Task goal:
A verbatim transcript of the lines below, starting at the first and ending with the one that holds "- crate G: weight 3 kg, value 7", is what should be produced.
(Record excerpts begins)
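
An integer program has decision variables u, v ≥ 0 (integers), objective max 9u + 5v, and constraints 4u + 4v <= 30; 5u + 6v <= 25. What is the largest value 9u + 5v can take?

(u,v)=(5,0): 4·5+4·0=20≤30, 5·5+6·0=25≤25, objective 45.
(u,v)=(4,0): 4·4+4·0=16≤30, 5·4+6·0=20≤25, objective 36.
Maximum is 45 at (u,v)=(5,0).

45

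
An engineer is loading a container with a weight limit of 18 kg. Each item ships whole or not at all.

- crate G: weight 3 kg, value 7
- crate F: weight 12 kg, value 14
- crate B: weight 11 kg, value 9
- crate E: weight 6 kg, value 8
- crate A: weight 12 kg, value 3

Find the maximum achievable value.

22

This is an integer program with binary decision variables.
crate G + crate F: weight 3 + 12 = 15 ≤ 18, value 7 + 14 = 21.
crate F + crate E: weight 12 + 6 = 18 ≤ 18, value 14 + 8 = 22.
crate B + crate E: weight 11 + 6 = 17 ≤ 18, value 9 + 8 = 17.
Best is crate F and crate E with total value 22.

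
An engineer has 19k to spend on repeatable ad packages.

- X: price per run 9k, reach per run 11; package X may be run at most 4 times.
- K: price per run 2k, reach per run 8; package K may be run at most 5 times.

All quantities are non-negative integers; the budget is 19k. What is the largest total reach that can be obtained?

1×X and 4×K: price 17 ≤ 19, reach 1·11 + 4·8 = 43.
1×X and 5×K: price 19 ≤ 19, reach 1·11 + 5·8 = 51.
Best is 51.

51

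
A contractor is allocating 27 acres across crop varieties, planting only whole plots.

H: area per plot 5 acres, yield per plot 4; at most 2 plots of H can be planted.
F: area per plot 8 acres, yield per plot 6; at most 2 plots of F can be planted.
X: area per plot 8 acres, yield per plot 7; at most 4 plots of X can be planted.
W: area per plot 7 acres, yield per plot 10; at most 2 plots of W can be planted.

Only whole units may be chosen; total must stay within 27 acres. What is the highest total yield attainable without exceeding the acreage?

31

W has the best ratio (10/7); taking only W gives at most 2×10 = 20 (stopped by the supply cap of 2).
Mixing does better — 1×H, 1×X, and 2×W: area 27 ≤ 27, yield 1·4 + 1·7 + 2·10 = 31.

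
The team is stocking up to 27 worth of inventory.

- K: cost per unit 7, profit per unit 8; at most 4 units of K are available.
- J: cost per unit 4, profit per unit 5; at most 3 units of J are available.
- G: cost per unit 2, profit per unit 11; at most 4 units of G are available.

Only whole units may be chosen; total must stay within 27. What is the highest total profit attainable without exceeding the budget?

2×K, 1×J, and 4×G: cost 26 ≤ 27, profit 2·8 + 1·5 + 4·11 = 65.
1×K, 3×J, and 4×G: cost 27 ≤ 27, profit 1·8 + 3·5 + 4·11 = 67.
Best is 67.

67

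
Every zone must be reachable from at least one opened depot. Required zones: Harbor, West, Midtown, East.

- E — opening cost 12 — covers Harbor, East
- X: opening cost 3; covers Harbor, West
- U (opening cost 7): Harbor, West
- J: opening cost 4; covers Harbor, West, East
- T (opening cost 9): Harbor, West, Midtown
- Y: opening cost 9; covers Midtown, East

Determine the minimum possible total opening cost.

The greedy cost-per-new-zone heuristic would pick J and T for 13, but a cheaper cover exists.
Choose X and Y: together they cover Harbor, West, Midtown, East — every zone.
Total opening cost: 3 + 9 = 12.
No cover costs less than 12.

12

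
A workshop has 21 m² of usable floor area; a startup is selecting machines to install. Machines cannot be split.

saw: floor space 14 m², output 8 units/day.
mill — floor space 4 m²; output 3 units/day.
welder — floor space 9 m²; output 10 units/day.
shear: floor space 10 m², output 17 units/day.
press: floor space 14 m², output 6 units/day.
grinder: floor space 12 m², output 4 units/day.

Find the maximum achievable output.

Take welder and shear: floor space 9 + 10 = 19 ≤ 21, output 10 + 17 = 27.
No other feasible combination does better.

27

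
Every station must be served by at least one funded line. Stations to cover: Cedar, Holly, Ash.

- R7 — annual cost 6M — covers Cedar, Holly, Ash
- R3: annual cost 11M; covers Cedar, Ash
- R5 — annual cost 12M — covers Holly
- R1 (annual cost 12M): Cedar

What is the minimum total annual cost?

6

This is an integer covering problem.
R7 alone covers Cedar, Holly, Ash — every station.
Total annual cost: 6.
No cover costs less than 6.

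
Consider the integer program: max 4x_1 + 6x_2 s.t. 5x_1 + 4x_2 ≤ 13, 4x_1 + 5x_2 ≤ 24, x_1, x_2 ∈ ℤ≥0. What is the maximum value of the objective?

(x_1,x_2)=(0,3) is feasible, giving 18.
(x_1,x_2)=(1,2) is feasible, giving 16.
No feasible integer point exceeds 18.

18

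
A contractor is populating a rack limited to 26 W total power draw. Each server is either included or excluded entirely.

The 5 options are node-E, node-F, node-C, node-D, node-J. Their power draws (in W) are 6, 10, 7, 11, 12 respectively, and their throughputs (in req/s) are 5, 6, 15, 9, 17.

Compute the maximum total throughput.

Allowing fractional choices, the relaxed optimum would be about 37.8, but servers are indivisible.
node-E + node-C + node-D: power draw 6 + 7 + 11 = 24 ≤ 26, throughput 5 + 15 + 9 = 29.
node-E + node-C + node-J: power draw 6 + 7 + 12 = 25 ≤ 26, throughput 5 + 15 + 17 = 37.
node-C + node-J: power draw 7 + 12 = 19 ≤ 26, throughput 15 + 17 = 32.
Best is node-E, node-C, and node-J with total throughput 37.

37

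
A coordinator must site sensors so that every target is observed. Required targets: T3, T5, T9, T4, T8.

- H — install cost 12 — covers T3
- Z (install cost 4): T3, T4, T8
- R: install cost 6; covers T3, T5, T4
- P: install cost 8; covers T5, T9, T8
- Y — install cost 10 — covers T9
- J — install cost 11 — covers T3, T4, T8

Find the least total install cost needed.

Choose Z and P: together they cover T3, T5, T9, T4, T8 — every target.
Total install cost: 4 + 8 = 12.
No cover costs less than 12.

12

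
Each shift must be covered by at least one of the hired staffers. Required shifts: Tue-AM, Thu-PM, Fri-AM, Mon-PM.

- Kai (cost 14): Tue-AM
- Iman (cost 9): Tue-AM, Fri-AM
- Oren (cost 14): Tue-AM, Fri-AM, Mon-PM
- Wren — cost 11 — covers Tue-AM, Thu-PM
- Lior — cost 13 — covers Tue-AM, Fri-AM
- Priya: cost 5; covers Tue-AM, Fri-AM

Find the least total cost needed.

The greedy cost-per-new-shift heuristic would pick Priya, Wren, and Oren for 30, but a cheaper cover exists.
Choose Oren and Wren: together they cover Tue-AM, Thu-PM, Fri-AM, Mon-PM — every shift.
Total cost: 14 + 11 = 25.
No cover costs less than 25.

25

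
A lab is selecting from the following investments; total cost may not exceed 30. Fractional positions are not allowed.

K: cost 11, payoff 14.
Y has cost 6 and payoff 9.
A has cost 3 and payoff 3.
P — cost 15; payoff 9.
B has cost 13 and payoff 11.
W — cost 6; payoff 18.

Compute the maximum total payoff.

44

K + Y + W: cost 11 + 6 + 6 = 23 ≤ 30, payoff 14 + 9 + 18 = 41.
K + B + W: cost 11 + 13 + 6 = 30 ≤ 30, payoff 14 + 11 + 18 = 43.
K + Y + A + W: cost 11 + 6 + 3 + 6 = 26 ≤ 30, payoff 14 + 9 + 3 + 18 = 44.
Best is K, Y, A, and W with total payoff 44.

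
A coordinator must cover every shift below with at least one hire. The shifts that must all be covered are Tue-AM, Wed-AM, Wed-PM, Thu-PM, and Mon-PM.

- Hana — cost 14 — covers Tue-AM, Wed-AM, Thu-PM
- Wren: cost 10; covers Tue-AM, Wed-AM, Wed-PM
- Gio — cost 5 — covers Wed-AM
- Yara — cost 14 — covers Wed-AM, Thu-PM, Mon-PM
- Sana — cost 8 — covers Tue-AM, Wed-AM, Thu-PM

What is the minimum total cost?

This is a weighted set-cover instance.
The greedy cost-per-new-shift heuristic would pick Sana, Wren, and Yara for 32, but a cheaper cover exists.
Choose Wren and Yara: together they cover Tue-AM, Wed-AM, Wed-PM, Thu-PM, Mon-PM — every shift.
Total cost: 10 + 14 = 24.
No cover costs less than 24.

24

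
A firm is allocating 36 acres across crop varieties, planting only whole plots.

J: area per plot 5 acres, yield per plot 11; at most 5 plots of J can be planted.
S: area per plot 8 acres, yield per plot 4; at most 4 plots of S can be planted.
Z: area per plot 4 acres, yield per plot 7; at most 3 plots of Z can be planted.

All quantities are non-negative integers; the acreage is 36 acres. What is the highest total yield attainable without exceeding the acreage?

69

This is a bounded integer knapsack.
Take 5×J and 2×Z: area 33 ≤ 36, yield 5·11 + 2·7 = 69.
J has the best ratio (11/5) and is taken to its limit of 5; remaining capacity is filled optimally with the others.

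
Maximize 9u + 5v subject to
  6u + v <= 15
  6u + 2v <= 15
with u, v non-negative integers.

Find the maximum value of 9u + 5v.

35

(u,v)=(0,7) is feasible, giving 35.
(u,v)=(0,6) is feasible, giving 30.
Maximum is 35 at (u,v)=(0,7).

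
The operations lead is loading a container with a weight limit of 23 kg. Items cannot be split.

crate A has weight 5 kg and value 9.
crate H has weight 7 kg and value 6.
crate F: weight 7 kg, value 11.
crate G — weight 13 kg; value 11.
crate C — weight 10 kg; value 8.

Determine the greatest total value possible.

Allowing fractional choices, the relaxed optimum would be about 29.4, but items are indivisible.
crate A + crate H + crate F: weight 5 + 7 + 7 = 19 ≤ 23, value 9 + 6 + 11 = 26.
crate A + crate F + crate C: weight 5 + 7 + 10 = 22 ≤ 23, value 9 + 11 + 8 = 28.
crate A + crate H + crate C: weight 5 + 7 + 10 = 22 ≤ 23, value 9 + 6 + 8 = 23.
Best is crate A, crate F, and crate C with total value 28.

28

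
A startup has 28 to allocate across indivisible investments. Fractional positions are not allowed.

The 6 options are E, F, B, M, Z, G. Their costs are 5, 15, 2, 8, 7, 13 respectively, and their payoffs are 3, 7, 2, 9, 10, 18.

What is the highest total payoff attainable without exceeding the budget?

37

M + Z + G: cost 8 + 7 + 13 = 28 ≤ 28, payoff 9 + 10 + 18 = 37.
E + B + Z + G: cost 5 + 2 + 7 + 13 = 27 ≤ 28, payoff 3 + 2 + 10 + 18 = 33.
Best is M, Z, and G with total payoff 37.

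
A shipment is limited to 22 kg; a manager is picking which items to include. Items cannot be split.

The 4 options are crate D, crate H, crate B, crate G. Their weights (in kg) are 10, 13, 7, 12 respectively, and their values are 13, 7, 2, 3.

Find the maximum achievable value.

Take crate D and crate G: weight 10 + 12 = 22 ≤ 22, value 13 + 3 = 16.
No other feasible combination does better.

16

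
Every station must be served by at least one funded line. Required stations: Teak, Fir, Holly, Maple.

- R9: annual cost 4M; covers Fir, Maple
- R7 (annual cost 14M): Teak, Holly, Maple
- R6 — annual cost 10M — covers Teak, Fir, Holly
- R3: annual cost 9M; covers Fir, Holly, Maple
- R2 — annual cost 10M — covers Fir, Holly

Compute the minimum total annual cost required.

Choose R9 and R6: together they cover Teak, Fir, Holly, Maple — every station.
Total annual cost: 4 + 10 = 14.
No cover costs less than 14.

14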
(Record excerpts ends)
Written solution:
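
An integer program has decision variables u, v ≥ 0 (integers), objective max 9u + 5v, and constraints 4u + 4v <= 30; 5u + 6v <= 25. What is the largest value 9u + 5v can take?

(u,v)=(5,0): 4·5+4·0=20≤30, 5·5+6·0=25≤25, objective 45.
(u,v)=(4,0): 4·4+4·0=16≤30, 5·4+6·0=20≤25, objective 36.
Maximum is 45 at (u,v)=(5,0).

45

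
An engineer is loading a container with a weight limit of 18 kg. Each item ships whole or not at all.

- crate G: weight 3 kg, value 7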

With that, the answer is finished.